Your task. Please quote only the lines that start at the one with "Study the labeled" and go on to the last line of the data, both ends kept.

Working data.
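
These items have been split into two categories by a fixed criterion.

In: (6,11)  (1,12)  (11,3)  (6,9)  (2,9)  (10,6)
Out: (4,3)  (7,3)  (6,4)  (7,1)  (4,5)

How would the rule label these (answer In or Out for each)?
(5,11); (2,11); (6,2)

In, In, Out

'In' ⟺ sum ≥ 11.
(5,11) — 5+11 = 16, hence In. (2,11) — 2+11 = 13, hence In. (6,2) — 6+2 = 8, hence Out.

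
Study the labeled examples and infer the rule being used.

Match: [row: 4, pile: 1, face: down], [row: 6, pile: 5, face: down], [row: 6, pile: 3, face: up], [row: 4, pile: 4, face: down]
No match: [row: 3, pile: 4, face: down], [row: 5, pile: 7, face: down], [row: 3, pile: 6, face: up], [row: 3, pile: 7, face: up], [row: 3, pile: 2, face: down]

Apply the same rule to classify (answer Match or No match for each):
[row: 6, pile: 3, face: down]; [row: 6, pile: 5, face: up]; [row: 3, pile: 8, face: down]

The pattern is that an item is 'Match' exactly when: row is even.
[row: 6, pile: 3, face: down] — row = 6, hence Match. [row: 6, pile: 5, face: up] — row = 6, hence Match. [row: 3, pile: 8, face: down] — row = 3, hence No match.

Match, Match, No match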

Your solution.
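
Study the labeled examples and infer the rule being used.

Match: [row: 4, pile: 1, face: down], [row: 6, pile: 5, face: down], [row: 6, pile: 3, face: up], [row: 4, pile: 4, face: down]
No match: [row: 3, pile: 4, face: down], [row: 5, pile: 7, face: down], [row: 3, pile: 6, face: up], [row: 3, pile: 7, face: up], [row: 3, pile: 2, face: down]

Apply the same rule to classify (answer Match or No match for each):
[row: 6, pile: 3, face: down]; [row: 6, pile: 5, face: up]; [row: 3, pile: 8, face: down]

The pattern is that an item is 'Match' exactly when: row is even.
[row: 6, pile: 3, face: down] — row = 6, hence Match. [row: 6, pile: 5, face: up] — row = 6, hence Match. [row: 3, pile: 8, face: down] — row = 3, hence No match.

Match, Match, No match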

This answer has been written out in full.